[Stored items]

────────

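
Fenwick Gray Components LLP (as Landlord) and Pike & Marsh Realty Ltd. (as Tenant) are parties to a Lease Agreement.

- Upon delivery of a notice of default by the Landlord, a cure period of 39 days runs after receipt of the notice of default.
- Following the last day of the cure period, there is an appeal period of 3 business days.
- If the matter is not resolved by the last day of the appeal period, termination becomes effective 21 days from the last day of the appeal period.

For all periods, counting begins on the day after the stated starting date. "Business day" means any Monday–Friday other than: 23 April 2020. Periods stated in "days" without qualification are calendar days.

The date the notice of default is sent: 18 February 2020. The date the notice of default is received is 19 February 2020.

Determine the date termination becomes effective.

The last day of the cure period: 19 February 2020 + 39 days = 29 March 2020.
From Sunday, 29 March 2020, 3 business days (Mar 30, Mar 31, Apr 1, skipping weekends) brings us to Wednesday, 1 April 2020, which is the last day of the appeal period.
The date termination becomes effective: 1 April 2020 + 21 days = 22 April 2020.

22 April 2020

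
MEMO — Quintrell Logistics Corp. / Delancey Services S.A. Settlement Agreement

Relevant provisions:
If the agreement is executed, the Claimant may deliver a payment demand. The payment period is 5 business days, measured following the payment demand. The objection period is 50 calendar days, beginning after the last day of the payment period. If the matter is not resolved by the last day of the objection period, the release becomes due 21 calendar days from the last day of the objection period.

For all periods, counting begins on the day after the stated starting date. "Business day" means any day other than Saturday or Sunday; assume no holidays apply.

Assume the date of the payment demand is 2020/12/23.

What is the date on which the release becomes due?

The last day of the payment period: counting 5 business days from Wednesday, 2020/12/23 (Dec 24, Dec 25, Dec 28, Dec 29, Dec 30, skipping weekends) reaches Wednesday, 2020/12/30.
The last day of the objection period: 50 calendar days after 2020/12/30 is 2021/02/18.
The date on which the release becomes due: 2021/02/18 + 21 days = 2021/03/11.

2021/03/11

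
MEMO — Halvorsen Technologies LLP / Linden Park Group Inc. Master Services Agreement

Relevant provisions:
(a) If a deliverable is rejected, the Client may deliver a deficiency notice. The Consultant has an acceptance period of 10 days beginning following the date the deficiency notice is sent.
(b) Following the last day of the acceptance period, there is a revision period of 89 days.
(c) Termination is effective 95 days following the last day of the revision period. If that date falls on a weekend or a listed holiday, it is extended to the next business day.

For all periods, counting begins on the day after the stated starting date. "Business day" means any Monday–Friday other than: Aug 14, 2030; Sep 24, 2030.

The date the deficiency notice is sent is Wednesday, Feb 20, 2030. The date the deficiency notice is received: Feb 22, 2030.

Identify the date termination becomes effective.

Adding 10 calendar days to Feb 20, 2030 gives Mar 2, 2030, which is the last day of the acceptance period.
The last day of the revision period: 89 calendar days after Mar 2, 2030 is May 30, 2030.
The date termination becomes effective: May 30, 2030 + 95 days = Sep 2, 2030. Sep 2, 2030 is a Monday and is not a listed holiday, so no roll-forward applies.

Sep 2, 2030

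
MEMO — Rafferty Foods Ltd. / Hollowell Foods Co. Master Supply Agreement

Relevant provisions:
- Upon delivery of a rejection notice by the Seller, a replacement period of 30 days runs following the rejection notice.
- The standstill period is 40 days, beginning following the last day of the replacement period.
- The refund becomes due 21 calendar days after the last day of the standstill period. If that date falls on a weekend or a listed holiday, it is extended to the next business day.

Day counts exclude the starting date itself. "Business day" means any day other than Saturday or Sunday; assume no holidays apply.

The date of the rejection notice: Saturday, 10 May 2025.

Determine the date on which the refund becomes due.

11 August 2025

The last day of the replacement period: 30 calendar days after 10 May 2025 is 9 June 2025.
The last day of the standstill period: 40 calendar days after 9 June 2025 is 19 July 2025.
The date on which the refund becomes due: 19 July 2025 + 21 days = 9 August 2025. That falls on a Saturday, so it rolls to the next business day, Monday, 11 August 2025.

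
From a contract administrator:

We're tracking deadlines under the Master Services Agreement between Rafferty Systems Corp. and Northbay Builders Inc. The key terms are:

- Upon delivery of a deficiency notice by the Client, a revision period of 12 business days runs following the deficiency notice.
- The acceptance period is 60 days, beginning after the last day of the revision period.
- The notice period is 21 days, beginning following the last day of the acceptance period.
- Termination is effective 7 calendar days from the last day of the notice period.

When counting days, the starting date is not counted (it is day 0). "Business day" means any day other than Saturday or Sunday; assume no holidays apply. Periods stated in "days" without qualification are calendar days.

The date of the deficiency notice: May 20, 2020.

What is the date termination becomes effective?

From Wednesday, May 20, 2020, 12 business days (May 21, May 22, May 25, May 26, …, Jun 3, Jun 4, Jun 5, skipping weekends) brings us to Friday, June 5, 2020, which is the last day of the revision period.
The last day of the acceptance period: 60 calendar days after June 5, 2020 is August 4, 2020.
The last day of the notice period: August 4, 2020 + 21 days = August 25, 2020.
The date termination becomes effective: August 25, 2020 + 7 days = September 1, 2020.

September 1, 2020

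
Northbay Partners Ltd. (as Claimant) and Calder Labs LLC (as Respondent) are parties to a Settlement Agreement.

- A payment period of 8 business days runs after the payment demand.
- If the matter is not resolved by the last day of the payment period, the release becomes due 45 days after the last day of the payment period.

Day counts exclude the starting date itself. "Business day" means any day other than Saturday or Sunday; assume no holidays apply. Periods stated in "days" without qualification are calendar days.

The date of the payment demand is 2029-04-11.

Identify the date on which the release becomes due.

The last day of the payment period: 8 business days after Wednesday, 2029-04-11, skipping weekends — Apr 12, Apr 13, Apr 16, Apr 17, Apr 18, Apr 19, Apr 20, Apr 23 — lands on Monday, 2029-04-23.
The date on which the release becomes due: 45 calendar days after 2029-04-23 is 2029-06-07.

2029-06-07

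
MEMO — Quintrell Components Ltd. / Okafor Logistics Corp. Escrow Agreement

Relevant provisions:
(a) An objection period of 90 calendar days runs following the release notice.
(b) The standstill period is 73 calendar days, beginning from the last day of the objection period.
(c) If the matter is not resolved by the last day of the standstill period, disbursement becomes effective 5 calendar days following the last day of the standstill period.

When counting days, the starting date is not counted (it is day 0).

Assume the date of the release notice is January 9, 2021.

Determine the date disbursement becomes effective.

The last day of the objection period: 90 calendar days after January 9, 2021 is April 9, 2021.
The last day of the standstill period: 73 calendar days after April 9, 2021 is June 21, 2021.
The date disbursement becomes effective: June 21, 2021 + 5 days = June 26, 2021.

June 26, 2021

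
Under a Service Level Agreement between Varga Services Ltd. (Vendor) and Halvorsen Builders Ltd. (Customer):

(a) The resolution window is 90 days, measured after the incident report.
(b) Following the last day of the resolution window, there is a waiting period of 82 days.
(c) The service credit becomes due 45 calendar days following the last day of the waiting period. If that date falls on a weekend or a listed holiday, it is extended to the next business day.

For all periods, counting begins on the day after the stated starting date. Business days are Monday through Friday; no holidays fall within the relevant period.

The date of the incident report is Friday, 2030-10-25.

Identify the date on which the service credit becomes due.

Adding 90 calendar days to 2030-10-25 gives 2031-01-23, which is the last day of the resolution window.
The last day of the waiting period: 2031-01-23 + 82 days = 2031-04-15.
The date on which the service credit becomes due: 45 calendar days after 2031-04-15 is 2031-05-30. 2031-05-30 is a Friday, so no roll-forward applies.

2031-05-30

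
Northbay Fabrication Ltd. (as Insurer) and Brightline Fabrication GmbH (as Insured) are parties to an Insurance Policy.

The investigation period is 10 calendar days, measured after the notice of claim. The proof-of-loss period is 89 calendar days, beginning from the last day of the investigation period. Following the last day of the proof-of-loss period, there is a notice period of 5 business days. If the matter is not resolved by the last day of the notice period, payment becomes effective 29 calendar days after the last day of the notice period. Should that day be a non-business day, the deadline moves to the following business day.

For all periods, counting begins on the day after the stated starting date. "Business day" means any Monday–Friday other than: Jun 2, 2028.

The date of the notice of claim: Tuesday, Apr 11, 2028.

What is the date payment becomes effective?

The last day of the investigation period: Apr 11, 2028 + 10 days = Apr 21, 2028.
The last day of the proof-of-loss period: Apr 21, 2028 + 89 days = Jul 19, 2028.
The last day of the notice period: counting 5 business days from Wednesday, Jul 19, 2028 (Jul 20, Jul 21, Jul 24, Jul 25, Jul 26, skipping weekends) reaches Wednesday, Jul 26, 2028.
The date payment becomes effective: 29 calendar days after Jul 26, 2028 is Aug 24, 2028. Aug 24, 2028 is a Thursday and is not a listed holiday, so no roll-forward applies.

Aug 24, 2028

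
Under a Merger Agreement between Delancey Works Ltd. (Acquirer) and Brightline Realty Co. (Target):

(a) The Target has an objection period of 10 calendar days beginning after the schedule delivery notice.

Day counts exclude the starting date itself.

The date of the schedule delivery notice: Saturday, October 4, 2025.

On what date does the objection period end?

October 14, 2025

The last day of the objection period: 10 calendar days after October 4, 2025 is October 14, 2025.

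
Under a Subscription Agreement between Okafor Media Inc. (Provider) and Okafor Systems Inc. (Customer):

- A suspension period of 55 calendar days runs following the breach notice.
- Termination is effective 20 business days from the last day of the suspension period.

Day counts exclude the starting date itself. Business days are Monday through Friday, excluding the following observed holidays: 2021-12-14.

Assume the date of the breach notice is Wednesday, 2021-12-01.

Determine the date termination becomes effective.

2022-02-22

The last day of the suspension period: 2021-12-01 + 55 days = 2022-01-25.
The date termination becomes effective: 20 business days after Tuesday, 2022-01-25, skipping weekends — Jan 26, Jan 27, Jan 28, Jan 31, …, Feb 18, Feb 21, Feb 22 — lands on Tuesday, 2022-02-22.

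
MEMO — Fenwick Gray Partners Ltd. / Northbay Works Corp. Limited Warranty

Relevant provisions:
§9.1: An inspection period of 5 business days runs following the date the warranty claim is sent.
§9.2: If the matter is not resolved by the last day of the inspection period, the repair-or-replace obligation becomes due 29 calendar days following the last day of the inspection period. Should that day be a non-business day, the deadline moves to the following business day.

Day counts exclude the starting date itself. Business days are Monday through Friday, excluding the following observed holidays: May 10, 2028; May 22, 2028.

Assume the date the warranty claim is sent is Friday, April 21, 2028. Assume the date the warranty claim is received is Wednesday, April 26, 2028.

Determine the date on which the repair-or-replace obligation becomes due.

May 29, 2028

The last day of the inspection period: 5 business days after Friday, April 21, 2028, skipping weekends — Apr 24, Apr 25, Apr 26, Apr 27, Apr 28 — lands on Friday, April 28, 2028.
The date on which the repair-or-replace obligation becomes due: 29 calendar days after April 28, 2028 is May 27, 2028. That falls on a Saturday, so it rolls to the next business day, Monday, May 29, 2028.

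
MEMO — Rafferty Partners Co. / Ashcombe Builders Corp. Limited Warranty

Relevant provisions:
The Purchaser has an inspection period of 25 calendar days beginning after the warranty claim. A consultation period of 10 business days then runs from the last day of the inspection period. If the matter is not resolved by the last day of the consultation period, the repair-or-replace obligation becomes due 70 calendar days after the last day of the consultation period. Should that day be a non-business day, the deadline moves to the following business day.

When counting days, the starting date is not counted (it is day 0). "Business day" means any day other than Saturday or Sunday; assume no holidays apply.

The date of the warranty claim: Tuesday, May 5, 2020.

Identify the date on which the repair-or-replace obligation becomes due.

Aug 21, 2020

The last day of the inspection period: May 5, 2020 + 25 days = May 30, 2020.
The last day of the consultation period: counting 10 business days from Saturday, May 30, 2020 (Jun 1, Jun 2, Jun 3, Jun 4, Jun 5, Jun 8, Jun 9, Jun 10, Jun 11, Jun 12, skipping weekends) reaches Friday, Jun 12, 2020.
The date on which the repair-or-replace obligation becomes due: 70 calendar days after Jun 12, 2020 is Aug 21, 2020. Aug 21, 2020 is a Friday, so no roll-forward applies.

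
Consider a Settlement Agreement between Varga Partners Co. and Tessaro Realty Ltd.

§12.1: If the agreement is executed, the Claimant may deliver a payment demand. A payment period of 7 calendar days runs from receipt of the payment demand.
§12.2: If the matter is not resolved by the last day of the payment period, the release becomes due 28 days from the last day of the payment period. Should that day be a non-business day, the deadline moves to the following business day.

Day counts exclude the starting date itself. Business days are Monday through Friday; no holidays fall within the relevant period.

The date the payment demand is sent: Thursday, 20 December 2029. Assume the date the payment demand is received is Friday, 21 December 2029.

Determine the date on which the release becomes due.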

────────

▸ Exercise
All lines above from the one holding "becomes due 28" to the one holding "The date the payment demand is sent: Thursday, 20", inclusive, are to be copied exactly; no other line is wanted.

▸ Completed exercise
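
§12.2: If the matter is not resolved by the last day of the payment period, the release becomes due 28 days from the last day of the payment period. Should that day be a non-business day, the deadline moves to the following business day.

Day counts exclude the starting date itself. Business days are Monday through Friday; no holidays fall within the relevant period.

The date the payment demand is sent: Thursday, 20 December 2029. Assume the date the payment demand is received is Friday, 21 December 2029.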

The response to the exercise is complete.